● Problem to work on: Give back the data below exactly as it was given.

:: Records

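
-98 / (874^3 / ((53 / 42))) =-371 / 2002882872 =-0.00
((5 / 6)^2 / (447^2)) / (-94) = -25 / 676153656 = -0.00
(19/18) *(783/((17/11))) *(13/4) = 236379/136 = 1738.08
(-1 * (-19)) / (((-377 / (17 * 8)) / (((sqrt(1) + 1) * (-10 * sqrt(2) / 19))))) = 2720 * sqrt(2) / 377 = 10.20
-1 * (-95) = 95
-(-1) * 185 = 185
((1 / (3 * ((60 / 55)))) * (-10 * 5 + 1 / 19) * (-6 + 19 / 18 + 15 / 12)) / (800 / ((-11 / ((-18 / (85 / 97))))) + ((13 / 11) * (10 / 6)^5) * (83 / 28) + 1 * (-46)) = 0.04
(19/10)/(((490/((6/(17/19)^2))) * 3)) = 6859/708050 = 0.01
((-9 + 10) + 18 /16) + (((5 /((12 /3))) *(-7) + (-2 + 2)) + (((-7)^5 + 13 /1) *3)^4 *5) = 257728001195496550987 /8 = 32216000149437068873.38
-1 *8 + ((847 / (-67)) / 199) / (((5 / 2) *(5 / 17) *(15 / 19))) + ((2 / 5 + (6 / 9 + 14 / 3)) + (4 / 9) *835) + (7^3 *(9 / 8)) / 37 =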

::::

● The answer:
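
-98 / (874^3 / ((53 / 42))) =-371 / 2002882872 =-0.00
((5 / 6)^2 / (447^2)) / (-94) = -25 / 676153656 = -0.00
(19/18) *(783/((17/11))) *(13/4) = 236379/136 = 1738.08
(-1 * (-19)) / (((-377 / (17 * 8)) / (((sqrt(1) + 1) * (-10 * sqrt(2) / 19))))) = 2720 * sqrt(2) / 377 = 10.20
-1 * (-95) = 95
-(-1) * 185 = 185
((1 / (3 * ((60 / 55)))) * (-10 * 5 + 1 / 19) * (-6 + 19 / 18 + 15 / 12)) / (800 / ((-11 / ((-18 / (85 / 97))))) + ((13 / 11) * (10 / 6)^5) * (83 / 28) + 1 * (-46)) = 0.04
(19/10)/(((490/((6/(17/19)^2))) * 3)) = 6859/708050 = 0.01
((-9 + 10) + 18 /16) + (((5 /((12 /3))) *(-7) + (-2 + 2)) + (((-7)^5 + 13 /1) *3)^4 *5) = 257728001195496550987 /8 = 32216000149437068873.38
-1 *8 + ((847 / (-67)) / 199) / (((5 / 2) *(5 / 17) *(15 / 19))) + ((2 / 5 + (6 / 9 + 14 / 3)) + (4 / 9) *835) + (7^3 *(9 / 8)) / 37 =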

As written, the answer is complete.